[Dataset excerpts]
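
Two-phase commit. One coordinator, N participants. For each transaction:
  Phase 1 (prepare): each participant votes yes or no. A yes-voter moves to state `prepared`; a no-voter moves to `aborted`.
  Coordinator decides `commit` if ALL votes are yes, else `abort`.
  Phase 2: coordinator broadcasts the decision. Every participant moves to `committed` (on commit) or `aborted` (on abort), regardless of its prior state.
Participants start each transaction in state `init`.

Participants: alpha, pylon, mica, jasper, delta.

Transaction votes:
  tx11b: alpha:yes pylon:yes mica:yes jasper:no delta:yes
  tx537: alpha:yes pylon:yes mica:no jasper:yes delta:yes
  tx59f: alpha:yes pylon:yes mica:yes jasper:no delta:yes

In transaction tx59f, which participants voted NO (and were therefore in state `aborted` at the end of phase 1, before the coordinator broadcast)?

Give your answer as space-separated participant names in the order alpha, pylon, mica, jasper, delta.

Answer: jasper

Derivation:
Txn tx59f phase 1: alpha yes -> prepared; pylon yes -> prepared; mica yes -> prepared; jasper no -> aborted; delta yes -> prepared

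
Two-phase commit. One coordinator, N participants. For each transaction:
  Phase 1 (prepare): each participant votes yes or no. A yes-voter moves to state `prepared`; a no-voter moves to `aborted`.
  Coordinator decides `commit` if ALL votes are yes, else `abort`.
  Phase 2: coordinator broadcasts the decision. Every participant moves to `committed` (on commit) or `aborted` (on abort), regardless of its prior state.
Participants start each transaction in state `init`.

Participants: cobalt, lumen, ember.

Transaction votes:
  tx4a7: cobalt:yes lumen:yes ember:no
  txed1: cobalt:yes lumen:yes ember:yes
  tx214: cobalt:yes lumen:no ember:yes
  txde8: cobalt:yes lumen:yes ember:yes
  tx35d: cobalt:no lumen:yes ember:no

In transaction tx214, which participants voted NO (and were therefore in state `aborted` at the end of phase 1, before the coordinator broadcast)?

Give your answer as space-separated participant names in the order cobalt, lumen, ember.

Txn tx214 phase 1: cobalt yes -> prepared; lumen no -> aborted; ember yes -> prepared

Answer: lumen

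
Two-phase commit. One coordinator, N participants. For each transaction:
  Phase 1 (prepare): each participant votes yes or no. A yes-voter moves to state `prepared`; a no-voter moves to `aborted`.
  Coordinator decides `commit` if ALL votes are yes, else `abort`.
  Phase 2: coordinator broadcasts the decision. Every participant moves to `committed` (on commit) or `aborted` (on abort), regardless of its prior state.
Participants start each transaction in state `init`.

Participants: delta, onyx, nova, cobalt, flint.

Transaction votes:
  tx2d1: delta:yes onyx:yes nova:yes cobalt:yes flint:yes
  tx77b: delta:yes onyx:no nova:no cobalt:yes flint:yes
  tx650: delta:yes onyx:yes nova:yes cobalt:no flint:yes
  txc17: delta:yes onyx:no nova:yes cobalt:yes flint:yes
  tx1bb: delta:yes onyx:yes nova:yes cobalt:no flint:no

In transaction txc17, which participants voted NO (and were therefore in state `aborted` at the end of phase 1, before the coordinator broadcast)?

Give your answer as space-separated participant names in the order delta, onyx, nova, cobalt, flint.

Answer: onyx

Derivation:
Txn txc17 phase 1: delta yes -> prepared; onyx no -> aborted; nova yes -> prepared; cobalt yes -> prepared; flint yes -> prepared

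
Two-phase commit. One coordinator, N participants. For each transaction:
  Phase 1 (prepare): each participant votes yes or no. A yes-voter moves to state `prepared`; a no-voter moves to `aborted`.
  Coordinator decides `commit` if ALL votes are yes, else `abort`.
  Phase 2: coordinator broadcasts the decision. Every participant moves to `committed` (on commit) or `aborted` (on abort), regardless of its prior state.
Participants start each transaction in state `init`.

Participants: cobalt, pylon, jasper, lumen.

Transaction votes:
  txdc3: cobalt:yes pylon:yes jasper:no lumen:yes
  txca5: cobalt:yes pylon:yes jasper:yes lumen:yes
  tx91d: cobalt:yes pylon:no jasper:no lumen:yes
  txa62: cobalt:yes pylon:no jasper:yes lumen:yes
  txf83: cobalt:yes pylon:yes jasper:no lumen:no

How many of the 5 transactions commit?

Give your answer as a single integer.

Answer: 1

Derivation:
txdc3: no from jasper -> abort (commits=0)
txca5: all yes -> commit (commits=1)
tx91d: no from pylon, jasper -> abort (commits=1)
txa62: no from pylon -> abort (commits=1)
txf83: no from jasper, lumen -> abort (commits=1)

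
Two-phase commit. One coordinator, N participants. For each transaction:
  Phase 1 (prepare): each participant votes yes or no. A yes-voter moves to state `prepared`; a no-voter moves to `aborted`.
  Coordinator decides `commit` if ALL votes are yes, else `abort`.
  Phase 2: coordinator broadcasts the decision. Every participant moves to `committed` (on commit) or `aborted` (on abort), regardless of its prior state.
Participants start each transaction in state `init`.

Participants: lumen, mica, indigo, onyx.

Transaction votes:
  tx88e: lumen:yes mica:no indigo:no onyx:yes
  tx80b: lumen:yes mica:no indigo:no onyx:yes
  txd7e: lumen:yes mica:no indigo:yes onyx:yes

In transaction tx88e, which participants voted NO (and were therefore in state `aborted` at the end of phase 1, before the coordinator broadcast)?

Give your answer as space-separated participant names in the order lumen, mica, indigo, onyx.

Answer: mica indigo

Derivation:
Txn tx88e phase 1: lumen yes -> prepared; mica no -> aborted; indigo no -> aborted; onyx yes -> prepared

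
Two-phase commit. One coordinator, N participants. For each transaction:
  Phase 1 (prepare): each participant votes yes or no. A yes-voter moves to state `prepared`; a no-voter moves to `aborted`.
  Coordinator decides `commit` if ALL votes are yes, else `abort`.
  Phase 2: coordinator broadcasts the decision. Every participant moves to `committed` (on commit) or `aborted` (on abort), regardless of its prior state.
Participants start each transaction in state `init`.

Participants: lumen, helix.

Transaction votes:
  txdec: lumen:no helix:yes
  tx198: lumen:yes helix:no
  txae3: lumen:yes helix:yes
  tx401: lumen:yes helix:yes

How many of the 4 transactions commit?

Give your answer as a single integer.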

▶ _Problem requirements_: A verbatim transcription is needed of the lines above, starting at the line with "tx59f: alpha:yes pylon:yes" and ending at the line with "In transaction tx59f, which", both included, and of nothing else.

▶ _Output for this exercise_:
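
  tx59f: alpha:yes pylon:yes mica:yes jasper:no delta:yes

In transaction tx59f, which participants voted NO (and were therefore in state `aborted` at the end of phase 1, before the coordinator broadcast)?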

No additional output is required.